• **Work to complete**:
In the lines below, the string "origin" may appear; say how many lines hold it and give nothing more.
§ §
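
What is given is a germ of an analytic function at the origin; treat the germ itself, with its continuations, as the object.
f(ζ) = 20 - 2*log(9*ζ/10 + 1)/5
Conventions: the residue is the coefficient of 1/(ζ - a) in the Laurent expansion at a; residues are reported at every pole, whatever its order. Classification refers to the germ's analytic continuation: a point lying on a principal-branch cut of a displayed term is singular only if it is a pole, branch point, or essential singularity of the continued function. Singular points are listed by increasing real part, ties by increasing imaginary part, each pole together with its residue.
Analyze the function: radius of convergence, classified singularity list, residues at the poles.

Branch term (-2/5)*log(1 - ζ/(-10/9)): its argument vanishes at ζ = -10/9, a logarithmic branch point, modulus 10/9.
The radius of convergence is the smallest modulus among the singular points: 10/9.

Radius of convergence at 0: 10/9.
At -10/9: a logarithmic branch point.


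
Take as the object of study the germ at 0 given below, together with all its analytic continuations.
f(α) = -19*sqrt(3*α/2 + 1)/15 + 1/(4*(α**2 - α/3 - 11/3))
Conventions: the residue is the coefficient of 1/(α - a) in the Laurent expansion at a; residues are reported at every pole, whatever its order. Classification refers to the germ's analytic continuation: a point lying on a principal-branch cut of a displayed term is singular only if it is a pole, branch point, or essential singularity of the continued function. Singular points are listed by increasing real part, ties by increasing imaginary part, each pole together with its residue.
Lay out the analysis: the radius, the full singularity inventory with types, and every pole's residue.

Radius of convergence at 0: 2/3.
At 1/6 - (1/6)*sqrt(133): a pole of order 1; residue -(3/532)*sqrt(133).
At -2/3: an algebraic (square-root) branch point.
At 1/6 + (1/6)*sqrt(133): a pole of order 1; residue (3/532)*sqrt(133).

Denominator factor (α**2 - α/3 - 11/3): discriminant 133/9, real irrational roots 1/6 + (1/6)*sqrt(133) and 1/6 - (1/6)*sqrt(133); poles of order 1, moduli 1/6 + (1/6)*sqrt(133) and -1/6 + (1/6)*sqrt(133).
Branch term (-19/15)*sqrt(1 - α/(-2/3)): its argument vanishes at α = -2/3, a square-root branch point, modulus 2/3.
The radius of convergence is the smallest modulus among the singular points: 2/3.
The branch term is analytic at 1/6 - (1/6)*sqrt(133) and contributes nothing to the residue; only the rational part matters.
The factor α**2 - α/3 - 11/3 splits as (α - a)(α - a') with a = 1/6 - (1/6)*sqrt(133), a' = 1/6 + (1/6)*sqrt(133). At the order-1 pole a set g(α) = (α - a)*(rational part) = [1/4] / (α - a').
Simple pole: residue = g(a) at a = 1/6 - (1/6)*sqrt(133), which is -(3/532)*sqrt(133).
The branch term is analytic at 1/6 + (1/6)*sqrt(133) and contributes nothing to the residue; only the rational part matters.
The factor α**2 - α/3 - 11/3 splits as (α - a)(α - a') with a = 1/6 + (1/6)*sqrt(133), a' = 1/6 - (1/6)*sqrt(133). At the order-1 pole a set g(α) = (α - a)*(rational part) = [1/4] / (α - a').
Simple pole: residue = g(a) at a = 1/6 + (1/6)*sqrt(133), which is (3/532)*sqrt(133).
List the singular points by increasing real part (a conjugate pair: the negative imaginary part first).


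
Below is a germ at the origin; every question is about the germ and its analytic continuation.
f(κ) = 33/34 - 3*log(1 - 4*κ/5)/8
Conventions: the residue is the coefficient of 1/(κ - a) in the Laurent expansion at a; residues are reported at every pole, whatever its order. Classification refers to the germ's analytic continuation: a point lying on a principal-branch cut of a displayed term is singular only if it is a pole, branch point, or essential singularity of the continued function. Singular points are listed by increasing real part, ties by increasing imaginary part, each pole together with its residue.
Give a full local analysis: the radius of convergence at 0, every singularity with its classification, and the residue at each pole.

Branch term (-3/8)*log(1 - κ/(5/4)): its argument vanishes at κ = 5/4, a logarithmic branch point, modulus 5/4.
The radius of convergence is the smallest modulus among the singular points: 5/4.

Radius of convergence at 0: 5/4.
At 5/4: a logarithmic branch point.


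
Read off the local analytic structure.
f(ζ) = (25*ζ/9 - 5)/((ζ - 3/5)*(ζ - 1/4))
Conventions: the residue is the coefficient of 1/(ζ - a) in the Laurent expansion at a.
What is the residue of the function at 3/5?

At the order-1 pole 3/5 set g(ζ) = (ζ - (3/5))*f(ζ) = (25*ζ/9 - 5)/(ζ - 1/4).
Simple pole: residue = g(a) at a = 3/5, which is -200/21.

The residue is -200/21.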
§ §
• **Result**:
2